■ YOUR ASSIGNMENT ■
Return each line of the records below that contains the word "until".

---+---

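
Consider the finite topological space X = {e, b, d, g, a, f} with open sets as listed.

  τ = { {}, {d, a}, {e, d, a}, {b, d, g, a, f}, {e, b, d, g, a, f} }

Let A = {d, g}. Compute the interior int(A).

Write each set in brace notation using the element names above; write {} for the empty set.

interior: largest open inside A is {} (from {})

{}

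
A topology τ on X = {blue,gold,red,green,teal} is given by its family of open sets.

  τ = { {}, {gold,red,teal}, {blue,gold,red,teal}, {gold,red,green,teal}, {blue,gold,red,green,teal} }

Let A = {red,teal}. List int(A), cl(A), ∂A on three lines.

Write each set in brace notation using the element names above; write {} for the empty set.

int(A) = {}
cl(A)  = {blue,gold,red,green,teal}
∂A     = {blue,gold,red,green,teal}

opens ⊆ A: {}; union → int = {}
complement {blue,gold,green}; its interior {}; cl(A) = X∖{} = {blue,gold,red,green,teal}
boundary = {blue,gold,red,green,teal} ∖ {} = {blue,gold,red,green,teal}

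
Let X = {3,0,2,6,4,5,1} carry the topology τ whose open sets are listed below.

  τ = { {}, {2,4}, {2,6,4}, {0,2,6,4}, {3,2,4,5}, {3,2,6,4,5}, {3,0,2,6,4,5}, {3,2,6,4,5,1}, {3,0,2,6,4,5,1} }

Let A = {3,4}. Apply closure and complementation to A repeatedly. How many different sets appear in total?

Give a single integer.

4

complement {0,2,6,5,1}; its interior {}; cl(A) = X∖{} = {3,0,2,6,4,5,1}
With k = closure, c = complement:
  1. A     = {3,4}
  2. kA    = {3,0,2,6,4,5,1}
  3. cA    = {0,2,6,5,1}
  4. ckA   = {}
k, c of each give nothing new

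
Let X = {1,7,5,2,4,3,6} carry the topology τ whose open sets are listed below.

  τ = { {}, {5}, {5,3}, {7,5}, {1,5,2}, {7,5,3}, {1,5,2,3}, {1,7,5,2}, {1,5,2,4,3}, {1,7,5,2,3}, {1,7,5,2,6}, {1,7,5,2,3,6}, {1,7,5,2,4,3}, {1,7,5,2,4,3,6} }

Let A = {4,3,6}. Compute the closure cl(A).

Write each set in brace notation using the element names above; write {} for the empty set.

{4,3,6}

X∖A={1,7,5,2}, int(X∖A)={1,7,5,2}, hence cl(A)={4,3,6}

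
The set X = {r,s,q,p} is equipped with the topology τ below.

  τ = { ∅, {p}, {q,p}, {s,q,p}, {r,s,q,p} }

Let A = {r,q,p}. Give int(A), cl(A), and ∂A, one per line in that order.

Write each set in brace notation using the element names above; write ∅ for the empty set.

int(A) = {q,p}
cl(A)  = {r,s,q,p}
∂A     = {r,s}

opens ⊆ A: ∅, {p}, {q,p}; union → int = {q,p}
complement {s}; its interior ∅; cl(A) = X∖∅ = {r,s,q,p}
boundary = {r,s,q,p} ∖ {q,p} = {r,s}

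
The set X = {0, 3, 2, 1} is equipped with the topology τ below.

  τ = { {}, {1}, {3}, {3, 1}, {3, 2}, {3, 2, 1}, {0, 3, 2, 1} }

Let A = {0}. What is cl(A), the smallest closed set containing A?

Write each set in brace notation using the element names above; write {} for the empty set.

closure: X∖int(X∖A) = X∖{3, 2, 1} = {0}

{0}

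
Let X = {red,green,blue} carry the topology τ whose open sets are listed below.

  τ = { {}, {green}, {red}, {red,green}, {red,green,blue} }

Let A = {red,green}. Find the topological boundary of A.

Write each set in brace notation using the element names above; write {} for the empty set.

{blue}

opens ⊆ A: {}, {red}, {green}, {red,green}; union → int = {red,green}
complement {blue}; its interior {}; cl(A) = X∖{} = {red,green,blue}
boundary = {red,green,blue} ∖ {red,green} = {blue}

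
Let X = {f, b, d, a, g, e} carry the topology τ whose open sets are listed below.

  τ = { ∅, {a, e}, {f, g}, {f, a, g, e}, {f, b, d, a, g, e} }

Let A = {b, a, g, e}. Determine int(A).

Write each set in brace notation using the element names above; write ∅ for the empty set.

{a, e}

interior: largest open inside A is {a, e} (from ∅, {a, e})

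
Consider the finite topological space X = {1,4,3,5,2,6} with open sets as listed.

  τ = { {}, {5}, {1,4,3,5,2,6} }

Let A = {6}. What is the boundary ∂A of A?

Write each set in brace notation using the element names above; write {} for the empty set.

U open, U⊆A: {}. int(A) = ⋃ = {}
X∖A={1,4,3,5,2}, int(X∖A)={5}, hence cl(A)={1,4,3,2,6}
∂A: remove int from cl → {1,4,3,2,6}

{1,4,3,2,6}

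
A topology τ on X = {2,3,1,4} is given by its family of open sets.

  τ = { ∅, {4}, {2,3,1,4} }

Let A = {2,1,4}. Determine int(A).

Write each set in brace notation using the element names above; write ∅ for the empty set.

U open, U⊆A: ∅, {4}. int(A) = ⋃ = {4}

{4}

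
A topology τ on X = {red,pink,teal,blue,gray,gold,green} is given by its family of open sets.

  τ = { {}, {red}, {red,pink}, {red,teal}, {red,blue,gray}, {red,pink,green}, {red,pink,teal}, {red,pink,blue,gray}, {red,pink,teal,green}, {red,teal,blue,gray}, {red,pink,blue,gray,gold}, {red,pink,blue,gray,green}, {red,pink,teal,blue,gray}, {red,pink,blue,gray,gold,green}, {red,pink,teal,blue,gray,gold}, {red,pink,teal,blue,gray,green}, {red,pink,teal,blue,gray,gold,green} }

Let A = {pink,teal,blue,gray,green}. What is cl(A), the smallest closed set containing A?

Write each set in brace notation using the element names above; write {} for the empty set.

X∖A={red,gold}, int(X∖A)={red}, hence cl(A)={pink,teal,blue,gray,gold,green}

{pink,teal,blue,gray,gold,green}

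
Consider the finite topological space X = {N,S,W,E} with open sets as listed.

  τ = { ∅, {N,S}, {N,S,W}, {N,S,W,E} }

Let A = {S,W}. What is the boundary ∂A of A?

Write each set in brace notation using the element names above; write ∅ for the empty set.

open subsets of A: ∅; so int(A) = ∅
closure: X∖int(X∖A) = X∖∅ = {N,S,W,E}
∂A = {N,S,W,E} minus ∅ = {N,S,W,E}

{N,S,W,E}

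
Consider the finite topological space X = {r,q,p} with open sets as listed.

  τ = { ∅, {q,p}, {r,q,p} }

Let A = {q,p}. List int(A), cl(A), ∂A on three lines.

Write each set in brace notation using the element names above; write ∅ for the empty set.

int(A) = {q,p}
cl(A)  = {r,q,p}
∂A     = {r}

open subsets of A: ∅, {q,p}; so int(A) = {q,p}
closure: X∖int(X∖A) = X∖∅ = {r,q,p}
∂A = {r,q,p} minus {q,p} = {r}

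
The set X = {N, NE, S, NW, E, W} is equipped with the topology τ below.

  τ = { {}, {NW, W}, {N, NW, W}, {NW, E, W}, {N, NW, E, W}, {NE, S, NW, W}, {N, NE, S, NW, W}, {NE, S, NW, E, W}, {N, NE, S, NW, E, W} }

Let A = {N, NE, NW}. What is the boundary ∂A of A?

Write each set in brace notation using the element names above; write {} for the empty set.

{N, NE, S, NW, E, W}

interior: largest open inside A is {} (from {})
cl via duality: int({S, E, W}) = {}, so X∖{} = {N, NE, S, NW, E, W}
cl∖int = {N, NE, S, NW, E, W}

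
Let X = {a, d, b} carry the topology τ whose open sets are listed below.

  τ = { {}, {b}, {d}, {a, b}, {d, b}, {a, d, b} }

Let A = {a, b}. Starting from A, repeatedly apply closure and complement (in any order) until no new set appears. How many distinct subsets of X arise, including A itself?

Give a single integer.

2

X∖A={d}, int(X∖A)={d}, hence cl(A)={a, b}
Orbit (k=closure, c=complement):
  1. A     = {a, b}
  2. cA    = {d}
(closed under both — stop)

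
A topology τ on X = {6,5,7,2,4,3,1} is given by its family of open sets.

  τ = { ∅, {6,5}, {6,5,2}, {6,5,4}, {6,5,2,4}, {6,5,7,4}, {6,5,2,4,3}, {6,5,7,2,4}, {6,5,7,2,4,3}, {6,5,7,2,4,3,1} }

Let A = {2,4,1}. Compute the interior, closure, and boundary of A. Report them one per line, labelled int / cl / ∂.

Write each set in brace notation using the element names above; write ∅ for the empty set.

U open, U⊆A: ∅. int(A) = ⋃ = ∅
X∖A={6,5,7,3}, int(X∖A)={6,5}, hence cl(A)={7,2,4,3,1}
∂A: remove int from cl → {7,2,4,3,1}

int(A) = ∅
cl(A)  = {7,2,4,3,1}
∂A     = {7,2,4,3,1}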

---+---

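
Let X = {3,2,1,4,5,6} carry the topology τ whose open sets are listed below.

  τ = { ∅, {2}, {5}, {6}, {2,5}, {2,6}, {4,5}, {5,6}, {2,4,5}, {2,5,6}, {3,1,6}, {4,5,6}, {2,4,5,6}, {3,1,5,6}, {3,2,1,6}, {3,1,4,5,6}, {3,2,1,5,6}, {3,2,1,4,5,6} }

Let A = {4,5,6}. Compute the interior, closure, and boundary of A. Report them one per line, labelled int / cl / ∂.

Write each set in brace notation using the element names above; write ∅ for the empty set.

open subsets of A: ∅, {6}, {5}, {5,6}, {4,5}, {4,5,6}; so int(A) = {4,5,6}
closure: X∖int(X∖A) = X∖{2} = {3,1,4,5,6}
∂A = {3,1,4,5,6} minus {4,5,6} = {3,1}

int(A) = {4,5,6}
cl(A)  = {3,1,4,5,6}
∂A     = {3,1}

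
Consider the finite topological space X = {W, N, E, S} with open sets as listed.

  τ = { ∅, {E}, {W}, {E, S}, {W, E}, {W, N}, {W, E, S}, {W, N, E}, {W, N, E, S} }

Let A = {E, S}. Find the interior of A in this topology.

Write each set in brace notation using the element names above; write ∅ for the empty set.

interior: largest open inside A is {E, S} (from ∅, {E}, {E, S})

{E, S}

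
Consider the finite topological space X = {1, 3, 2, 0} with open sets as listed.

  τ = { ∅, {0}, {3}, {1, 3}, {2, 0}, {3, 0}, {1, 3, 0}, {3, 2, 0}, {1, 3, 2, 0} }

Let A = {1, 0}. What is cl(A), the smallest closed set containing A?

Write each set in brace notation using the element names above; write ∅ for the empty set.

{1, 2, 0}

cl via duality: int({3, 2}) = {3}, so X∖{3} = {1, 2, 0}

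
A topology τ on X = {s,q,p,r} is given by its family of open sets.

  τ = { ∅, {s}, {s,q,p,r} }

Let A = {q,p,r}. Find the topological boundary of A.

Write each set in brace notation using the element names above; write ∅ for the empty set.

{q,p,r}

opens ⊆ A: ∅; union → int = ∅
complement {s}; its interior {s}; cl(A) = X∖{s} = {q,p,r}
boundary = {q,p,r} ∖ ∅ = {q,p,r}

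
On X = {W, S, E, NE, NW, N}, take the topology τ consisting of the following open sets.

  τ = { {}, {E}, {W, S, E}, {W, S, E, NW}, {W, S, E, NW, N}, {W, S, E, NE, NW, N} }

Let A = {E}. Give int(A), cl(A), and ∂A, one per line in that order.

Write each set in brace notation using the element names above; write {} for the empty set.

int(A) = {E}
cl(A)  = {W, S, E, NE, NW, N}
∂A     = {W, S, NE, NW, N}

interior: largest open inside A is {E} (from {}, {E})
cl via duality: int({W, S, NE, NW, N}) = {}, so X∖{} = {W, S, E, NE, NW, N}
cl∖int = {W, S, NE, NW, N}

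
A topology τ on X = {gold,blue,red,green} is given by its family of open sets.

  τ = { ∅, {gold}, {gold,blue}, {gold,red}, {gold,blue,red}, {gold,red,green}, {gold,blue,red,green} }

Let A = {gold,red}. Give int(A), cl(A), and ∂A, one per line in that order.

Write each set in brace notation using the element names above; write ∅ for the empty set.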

---+---

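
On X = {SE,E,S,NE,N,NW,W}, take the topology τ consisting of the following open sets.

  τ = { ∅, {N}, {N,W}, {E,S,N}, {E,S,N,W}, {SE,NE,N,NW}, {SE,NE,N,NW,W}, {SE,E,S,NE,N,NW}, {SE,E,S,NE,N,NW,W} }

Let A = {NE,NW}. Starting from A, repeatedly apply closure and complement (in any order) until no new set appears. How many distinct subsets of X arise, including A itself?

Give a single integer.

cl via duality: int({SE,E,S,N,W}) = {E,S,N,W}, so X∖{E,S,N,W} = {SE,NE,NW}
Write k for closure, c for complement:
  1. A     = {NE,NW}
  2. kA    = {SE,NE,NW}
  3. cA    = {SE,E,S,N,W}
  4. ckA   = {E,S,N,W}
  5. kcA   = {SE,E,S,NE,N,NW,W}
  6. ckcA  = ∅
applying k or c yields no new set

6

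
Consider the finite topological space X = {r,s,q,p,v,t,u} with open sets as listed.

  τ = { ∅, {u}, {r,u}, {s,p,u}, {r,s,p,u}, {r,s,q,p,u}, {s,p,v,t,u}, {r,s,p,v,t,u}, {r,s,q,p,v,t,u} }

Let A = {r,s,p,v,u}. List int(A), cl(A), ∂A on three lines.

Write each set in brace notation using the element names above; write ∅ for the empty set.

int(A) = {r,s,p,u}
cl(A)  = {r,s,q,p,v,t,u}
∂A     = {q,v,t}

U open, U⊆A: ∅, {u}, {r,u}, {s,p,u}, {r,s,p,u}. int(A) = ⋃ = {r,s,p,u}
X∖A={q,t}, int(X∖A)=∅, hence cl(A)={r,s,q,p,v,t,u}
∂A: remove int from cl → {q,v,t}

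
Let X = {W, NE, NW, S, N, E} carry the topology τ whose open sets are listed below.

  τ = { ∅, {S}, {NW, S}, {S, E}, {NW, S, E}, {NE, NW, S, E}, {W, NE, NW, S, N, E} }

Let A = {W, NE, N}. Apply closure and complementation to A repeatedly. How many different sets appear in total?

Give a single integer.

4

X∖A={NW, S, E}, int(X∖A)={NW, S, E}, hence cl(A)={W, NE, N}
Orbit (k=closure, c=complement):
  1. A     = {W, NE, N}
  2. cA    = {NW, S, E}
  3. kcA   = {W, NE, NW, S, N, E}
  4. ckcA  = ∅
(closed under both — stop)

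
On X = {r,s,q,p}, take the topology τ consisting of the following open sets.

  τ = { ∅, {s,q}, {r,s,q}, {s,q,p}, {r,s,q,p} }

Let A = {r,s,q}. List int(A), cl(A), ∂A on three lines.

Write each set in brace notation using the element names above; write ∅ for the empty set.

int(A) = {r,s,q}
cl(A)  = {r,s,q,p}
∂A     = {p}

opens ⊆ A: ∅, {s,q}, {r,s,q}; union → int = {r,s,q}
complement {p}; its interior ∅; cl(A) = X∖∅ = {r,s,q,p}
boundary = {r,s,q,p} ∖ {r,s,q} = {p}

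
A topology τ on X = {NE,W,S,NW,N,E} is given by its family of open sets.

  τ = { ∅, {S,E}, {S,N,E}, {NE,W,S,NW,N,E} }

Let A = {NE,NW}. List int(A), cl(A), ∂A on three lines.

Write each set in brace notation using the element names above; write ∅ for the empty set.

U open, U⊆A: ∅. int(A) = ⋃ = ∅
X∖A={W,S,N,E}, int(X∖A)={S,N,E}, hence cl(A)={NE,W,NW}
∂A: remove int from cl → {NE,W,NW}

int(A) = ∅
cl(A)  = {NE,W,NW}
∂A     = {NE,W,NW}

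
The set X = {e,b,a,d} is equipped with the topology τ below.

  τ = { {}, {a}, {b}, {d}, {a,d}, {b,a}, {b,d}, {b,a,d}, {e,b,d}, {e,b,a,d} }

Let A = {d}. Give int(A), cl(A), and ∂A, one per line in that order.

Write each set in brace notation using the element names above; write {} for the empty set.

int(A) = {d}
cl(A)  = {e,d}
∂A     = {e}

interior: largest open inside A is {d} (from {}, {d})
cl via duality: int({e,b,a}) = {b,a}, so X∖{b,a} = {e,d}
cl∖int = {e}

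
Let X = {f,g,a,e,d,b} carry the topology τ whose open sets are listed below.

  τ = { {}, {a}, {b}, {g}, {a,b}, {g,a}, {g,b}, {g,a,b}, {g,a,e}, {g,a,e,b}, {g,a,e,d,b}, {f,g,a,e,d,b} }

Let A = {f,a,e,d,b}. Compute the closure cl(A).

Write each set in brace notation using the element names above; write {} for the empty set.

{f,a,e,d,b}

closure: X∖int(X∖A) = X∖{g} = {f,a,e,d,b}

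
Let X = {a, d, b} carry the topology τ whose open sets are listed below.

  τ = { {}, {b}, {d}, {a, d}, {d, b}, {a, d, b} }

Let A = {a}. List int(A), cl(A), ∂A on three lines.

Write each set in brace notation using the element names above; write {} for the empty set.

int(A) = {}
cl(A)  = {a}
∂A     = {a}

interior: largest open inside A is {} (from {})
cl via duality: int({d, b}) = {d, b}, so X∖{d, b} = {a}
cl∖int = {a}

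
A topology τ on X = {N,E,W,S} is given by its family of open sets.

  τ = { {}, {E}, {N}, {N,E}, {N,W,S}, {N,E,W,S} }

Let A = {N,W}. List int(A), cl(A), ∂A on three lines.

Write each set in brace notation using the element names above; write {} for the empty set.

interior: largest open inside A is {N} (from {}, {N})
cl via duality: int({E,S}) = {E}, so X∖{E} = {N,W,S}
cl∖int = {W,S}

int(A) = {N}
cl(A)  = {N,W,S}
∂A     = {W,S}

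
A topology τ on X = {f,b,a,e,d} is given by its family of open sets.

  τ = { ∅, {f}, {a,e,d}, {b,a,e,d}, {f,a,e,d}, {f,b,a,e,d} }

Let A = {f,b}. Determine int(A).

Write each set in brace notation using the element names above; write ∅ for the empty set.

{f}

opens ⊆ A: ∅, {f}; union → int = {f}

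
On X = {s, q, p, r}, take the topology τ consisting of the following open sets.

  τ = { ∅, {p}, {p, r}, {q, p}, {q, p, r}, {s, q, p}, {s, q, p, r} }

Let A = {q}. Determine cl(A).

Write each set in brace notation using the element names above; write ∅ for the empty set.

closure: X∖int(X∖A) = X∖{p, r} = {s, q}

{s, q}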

---+---

■ SOLUTION TO THE EXERCISE ■
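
Let A = {a, b}. Starting from A, repeatedly apply closure and complement (in any order) until no new set appears. How many distinct subsets of X arise, including A itself?
Let A = {NE,NW}. Starting from A, repeatedly apply closure and complement (in any order) until no new set appears. How many distinct subsets of X arise, including A itself?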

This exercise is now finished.